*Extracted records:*

>>>>>

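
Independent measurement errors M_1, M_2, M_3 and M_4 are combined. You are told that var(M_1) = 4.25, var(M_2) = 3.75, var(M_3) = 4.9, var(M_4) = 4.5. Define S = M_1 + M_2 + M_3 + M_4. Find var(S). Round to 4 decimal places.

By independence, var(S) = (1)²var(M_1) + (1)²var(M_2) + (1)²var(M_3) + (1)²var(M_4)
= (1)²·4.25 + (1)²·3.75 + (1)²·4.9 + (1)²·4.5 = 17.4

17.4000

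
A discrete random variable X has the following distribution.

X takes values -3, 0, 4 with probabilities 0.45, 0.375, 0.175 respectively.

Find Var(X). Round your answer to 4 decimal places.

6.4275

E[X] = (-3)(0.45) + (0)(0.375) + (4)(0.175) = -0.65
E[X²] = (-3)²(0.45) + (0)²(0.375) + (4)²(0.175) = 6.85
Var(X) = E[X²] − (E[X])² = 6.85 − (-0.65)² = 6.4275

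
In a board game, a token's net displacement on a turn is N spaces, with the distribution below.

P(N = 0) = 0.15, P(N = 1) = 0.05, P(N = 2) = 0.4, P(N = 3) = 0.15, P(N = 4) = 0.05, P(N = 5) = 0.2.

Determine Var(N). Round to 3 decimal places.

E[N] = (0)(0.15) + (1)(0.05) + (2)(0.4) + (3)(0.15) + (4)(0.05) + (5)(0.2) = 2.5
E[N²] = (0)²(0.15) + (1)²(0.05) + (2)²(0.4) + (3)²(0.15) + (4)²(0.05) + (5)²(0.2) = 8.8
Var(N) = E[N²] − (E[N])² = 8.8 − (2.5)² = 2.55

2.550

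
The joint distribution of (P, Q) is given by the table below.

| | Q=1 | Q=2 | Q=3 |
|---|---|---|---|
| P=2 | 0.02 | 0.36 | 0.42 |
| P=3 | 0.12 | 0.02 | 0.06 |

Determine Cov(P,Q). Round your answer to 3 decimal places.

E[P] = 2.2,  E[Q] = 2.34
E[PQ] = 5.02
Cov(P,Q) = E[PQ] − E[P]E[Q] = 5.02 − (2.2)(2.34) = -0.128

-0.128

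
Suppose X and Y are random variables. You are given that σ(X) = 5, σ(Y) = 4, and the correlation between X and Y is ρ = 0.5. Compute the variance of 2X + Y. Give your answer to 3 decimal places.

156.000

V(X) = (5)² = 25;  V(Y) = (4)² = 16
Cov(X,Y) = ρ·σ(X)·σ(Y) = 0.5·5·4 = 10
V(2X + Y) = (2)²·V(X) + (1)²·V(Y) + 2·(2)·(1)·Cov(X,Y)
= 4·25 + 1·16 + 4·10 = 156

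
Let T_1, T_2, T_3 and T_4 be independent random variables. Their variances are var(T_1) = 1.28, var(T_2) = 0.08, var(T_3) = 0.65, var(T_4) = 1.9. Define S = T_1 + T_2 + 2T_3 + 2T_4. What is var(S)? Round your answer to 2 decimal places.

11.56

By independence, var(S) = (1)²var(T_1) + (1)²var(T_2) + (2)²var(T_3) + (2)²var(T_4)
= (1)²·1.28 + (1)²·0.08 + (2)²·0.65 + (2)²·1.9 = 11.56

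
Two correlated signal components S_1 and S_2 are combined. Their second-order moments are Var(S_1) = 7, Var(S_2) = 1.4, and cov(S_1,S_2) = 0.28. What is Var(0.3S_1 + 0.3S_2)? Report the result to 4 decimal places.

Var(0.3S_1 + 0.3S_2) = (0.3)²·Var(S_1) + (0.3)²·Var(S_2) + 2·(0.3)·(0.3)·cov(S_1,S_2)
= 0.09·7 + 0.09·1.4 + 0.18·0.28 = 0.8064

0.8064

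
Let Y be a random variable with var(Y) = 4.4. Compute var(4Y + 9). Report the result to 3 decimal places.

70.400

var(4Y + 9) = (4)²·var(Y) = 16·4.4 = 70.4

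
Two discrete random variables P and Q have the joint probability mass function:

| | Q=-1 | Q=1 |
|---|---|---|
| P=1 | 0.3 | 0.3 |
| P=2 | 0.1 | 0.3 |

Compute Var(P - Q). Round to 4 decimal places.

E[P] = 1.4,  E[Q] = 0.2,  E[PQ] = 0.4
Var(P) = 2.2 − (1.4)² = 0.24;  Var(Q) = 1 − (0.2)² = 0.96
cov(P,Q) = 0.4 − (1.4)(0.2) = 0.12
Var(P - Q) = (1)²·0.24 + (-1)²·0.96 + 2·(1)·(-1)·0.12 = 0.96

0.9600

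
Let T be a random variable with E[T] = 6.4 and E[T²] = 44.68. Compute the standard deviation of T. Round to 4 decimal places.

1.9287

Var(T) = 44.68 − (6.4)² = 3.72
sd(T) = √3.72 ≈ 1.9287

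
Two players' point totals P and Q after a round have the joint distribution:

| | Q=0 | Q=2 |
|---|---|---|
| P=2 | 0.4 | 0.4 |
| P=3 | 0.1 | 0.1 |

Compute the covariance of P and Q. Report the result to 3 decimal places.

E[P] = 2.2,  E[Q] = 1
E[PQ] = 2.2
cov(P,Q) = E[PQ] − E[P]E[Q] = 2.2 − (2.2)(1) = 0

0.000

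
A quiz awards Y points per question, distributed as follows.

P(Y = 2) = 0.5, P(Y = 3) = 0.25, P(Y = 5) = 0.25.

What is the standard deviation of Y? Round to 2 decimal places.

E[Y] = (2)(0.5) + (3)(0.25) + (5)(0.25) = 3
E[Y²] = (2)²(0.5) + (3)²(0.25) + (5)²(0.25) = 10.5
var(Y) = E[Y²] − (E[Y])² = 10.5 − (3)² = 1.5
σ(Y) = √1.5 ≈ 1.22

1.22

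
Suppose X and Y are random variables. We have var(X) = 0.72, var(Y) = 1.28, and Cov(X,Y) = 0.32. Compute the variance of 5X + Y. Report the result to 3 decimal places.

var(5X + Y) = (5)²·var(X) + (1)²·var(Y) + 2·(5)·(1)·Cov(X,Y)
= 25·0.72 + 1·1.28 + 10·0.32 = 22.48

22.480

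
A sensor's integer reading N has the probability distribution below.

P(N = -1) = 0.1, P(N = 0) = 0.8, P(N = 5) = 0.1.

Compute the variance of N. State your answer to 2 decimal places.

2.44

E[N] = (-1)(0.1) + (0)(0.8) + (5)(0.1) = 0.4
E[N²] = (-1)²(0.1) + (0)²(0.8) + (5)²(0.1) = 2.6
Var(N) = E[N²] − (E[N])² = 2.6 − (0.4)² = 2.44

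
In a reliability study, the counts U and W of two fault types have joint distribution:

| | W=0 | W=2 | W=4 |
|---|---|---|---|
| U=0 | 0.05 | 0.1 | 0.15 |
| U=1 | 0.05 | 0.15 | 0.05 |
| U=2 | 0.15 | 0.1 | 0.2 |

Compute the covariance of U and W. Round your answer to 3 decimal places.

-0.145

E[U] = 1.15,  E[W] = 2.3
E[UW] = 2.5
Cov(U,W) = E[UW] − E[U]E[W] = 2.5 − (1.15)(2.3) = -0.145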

<<<<<

*Exercise:* Find all the lines with "joint" in the data and copy them.

*Output of the task:*
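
The joint distribution of (P, Q) is given by the table below.
Two discrete random variables P and Q have the joint probability mass function:
Two players' point totals P and Q after a round have the joint distribution:
In a reliability study, the counts U and W of two fault types have joint distribution: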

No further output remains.